◆ What you should do: Search the records below for the word "sandpile" and show every line where it occurs.

Working data below:

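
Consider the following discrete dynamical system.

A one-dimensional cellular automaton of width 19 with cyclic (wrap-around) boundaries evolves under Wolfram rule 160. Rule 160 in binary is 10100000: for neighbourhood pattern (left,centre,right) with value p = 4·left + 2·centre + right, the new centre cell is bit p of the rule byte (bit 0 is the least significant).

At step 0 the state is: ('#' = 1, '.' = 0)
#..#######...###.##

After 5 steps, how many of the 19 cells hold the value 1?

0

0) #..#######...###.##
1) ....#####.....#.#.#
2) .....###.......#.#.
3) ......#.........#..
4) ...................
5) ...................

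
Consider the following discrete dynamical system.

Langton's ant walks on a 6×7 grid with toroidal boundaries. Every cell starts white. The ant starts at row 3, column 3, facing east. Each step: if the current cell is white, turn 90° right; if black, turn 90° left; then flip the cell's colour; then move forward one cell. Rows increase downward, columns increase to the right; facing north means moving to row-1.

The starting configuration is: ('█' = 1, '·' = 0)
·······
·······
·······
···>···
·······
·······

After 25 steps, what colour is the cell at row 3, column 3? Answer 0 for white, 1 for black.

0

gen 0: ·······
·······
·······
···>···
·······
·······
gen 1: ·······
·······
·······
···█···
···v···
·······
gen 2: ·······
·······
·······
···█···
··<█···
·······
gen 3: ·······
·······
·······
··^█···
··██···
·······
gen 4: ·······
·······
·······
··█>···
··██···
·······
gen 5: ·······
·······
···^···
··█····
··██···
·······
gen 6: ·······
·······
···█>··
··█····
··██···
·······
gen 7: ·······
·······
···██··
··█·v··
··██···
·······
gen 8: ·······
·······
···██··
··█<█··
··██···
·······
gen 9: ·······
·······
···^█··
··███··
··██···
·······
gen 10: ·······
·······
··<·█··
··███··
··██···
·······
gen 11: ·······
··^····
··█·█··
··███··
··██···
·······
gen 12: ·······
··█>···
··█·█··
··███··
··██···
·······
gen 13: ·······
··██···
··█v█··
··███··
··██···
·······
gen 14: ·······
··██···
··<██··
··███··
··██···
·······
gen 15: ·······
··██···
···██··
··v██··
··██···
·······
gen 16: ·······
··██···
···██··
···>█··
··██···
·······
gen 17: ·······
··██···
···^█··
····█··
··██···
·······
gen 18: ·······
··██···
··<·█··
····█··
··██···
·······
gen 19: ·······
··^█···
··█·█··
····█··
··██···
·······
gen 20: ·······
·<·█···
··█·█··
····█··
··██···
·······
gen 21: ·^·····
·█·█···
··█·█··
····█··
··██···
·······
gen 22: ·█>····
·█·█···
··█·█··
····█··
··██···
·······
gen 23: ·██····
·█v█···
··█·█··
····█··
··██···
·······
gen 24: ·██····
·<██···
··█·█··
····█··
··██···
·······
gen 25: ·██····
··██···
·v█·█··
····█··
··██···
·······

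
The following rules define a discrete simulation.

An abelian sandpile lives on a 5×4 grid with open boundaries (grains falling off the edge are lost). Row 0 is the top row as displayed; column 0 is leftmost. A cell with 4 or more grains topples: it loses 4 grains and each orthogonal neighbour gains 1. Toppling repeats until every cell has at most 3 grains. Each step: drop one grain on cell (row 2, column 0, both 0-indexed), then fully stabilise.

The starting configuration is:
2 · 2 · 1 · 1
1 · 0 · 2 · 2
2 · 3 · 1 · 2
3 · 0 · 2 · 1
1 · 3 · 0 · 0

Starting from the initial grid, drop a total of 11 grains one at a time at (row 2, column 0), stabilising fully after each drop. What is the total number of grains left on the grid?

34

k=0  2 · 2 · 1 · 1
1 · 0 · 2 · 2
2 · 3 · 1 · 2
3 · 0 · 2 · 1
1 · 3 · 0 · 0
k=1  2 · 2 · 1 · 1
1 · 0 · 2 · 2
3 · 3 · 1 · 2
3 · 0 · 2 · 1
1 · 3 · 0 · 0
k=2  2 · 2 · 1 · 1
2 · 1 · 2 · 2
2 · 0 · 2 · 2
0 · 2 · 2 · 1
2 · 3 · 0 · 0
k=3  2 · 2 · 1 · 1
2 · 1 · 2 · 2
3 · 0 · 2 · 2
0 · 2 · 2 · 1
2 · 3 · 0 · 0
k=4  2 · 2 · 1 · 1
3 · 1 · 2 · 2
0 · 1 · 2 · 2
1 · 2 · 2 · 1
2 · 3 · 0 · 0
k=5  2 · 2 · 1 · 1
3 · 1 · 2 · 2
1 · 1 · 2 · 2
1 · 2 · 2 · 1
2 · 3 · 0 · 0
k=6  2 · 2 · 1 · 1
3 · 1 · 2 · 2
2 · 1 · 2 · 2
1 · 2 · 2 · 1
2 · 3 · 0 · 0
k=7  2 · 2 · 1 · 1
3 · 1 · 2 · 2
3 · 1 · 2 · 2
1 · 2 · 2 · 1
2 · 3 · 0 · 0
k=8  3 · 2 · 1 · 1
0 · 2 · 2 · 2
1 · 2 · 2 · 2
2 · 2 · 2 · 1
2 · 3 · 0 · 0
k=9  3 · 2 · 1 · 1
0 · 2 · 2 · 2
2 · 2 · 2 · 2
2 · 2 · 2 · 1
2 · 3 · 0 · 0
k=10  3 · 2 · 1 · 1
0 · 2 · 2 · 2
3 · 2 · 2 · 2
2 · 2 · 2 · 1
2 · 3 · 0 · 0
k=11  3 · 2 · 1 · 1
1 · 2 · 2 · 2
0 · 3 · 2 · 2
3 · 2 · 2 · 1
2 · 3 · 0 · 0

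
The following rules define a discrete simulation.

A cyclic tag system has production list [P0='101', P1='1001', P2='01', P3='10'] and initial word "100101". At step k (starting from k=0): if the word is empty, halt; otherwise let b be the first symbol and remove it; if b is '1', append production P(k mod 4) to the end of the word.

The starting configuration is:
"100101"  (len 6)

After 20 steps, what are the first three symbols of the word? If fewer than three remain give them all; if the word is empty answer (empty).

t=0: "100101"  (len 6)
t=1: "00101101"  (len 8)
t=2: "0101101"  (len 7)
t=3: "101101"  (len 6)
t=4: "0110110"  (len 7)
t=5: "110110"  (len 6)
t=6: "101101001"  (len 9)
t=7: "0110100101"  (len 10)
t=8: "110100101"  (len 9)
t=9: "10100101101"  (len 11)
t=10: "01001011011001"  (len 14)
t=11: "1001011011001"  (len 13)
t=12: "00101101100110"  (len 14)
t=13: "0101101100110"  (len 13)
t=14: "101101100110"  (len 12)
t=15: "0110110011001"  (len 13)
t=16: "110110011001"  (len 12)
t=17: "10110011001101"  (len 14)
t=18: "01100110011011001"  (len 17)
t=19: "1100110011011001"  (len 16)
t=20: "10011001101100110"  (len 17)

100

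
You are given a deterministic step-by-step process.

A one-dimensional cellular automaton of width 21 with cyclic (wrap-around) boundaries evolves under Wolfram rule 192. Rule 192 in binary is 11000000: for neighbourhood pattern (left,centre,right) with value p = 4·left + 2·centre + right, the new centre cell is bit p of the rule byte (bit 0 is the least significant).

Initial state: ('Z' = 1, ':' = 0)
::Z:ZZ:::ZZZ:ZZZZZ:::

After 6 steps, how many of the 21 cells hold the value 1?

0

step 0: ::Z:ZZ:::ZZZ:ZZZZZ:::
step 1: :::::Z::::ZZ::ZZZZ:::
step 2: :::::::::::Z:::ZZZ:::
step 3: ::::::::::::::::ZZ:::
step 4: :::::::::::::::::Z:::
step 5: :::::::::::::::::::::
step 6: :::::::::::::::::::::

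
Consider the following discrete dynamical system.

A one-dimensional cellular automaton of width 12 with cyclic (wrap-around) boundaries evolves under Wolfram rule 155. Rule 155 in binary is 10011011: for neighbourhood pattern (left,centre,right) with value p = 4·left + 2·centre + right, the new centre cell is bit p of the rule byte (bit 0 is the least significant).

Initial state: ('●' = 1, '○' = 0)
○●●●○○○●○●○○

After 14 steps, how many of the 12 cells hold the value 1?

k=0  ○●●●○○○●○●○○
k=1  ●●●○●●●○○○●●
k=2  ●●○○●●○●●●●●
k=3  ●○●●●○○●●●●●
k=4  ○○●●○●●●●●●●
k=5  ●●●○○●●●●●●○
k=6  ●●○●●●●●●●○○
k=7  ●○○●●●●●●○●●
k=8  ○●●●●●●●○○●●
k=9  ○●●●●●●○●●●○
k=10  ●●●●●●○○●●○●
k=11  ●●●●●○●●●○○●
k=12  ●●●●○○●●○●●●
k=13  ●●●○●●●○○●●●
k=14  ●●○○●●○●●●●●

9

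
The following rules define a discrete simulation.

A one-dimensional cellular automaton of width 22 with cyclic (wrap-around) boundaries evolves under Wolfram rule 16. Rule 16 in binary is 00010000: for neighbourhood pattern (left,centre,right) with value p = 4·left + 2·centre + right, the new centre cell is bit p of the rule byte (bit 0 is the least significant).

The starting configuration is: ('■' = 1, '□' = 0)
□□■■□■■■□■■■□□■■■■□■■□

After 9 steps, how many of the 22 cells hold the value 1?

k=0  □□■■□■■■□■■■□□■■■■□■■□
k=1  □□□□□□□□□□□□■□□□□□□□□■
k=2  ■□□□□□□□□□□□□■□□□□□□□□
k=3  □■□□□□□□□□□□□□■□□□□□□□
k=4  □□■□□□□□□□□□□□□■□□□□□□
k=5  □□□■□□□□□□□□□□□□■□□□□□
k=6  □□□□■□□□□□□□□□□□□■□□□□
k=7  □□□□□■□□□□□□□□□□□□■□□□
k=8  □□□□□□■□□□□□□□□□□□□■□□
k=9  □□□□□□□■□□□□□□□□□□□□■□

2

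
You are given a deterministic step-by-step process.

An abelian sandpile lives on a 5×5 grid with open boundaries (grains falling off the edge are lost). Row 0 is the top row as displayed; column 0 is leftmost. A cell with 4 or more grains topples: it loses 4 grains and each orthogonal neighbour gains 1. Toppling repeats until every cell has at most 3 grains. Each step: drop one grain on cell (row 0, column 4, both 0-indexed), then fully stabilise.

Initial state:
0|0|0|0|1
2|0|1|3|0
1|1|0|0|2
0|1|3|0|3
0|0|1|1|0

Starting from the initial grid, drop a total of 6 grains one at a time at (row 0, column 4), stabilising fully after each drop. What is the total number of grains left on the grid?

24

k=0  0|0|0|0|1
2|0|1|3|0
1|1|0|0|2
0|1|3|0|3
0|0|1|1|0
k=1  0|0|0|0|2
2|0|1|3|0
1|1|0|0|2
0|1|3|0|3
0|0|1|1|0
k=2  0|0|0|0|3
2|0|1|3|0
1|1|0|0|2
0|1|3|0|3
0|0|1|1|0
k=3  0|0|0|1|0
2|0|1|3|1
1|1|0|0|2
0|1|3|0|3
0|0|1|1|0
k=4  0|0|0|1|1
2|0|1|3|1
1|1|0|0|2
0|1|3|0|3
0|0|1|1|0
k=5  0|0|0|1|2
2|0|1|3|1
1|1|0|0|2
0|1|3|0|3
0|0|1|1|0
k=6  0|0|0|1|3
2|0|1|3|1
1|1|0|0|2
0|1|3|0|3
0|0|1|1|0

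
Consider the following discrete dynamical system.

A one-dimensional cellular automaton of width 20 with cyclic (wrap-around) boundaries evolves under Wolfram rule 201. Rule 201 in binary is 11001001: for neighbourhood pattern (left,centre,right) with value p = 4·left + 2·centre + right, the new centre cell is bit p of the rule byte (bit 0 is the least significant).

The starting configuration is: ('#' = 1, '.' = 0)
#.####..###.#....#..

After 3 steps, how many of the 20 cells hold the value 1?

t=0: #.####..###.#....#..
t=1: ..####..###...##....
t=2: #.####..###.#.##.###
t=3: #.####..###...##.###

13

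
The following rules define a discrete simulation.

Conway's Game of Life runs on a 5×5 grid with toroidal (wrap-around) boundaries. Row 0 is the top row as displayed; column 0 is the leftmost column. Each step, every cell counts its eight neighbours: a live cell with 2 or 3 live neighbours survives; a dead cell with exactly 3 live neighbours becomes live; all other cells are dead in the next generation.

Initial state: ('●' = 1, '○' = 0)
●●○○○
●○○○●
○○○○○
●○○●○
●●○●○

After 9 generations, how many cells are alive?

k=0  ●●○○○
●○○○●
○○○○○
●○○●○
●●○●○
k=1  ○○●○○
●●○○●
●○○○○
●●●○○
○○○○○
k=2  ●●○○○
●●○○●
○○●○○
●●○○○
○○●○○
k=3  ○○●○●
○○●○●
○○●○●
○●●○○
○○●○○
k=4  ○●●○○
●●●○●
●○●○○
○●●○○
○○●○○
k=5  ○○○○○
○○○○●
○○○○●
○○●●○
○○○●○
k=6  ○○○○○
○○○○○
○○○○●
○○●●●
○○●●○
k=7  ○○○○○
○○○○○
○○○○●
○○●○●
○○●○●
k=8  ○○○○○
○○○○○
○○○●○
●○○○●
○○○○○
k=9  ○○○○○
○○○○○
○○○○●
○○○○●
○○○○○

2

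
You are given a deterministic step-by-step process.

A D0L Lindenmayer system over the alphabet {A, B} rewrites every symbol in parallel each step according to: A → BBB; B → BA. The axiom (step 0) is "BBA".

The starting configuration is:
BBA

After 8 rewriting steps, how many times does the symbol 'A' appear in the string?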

End of Working data.

◆ Output below:
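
An abelian sandpile lives on a 5×4 grid with open boundaries (grains falling off the edge are lost). Row 0 is the top row as displayed; column 0 is leftmost. A cell with 4 or more grains topples: it loses 4 grains and each orthogonal neighbour gains 1. Toppling repeats until every cell has at most 3 grains. Each step: drop one grain on cell (row 2, column 0, both 0-indexed), then fully stabilise.
An abelian sandpile lives on a 5×5 grid with open boundaries (grains falling off the edge are lost). Row 0 is the top row as displayed; column 0 is leftmost. A cell with 4 or more grains topples: it loses 4 grains and each orthogonal neighbour gains 1. Toppling repeats until every cell has at most 3 grains. Each step: drop one grain on cell (row 0, column 4, both 0-indexed), then fully stabilise.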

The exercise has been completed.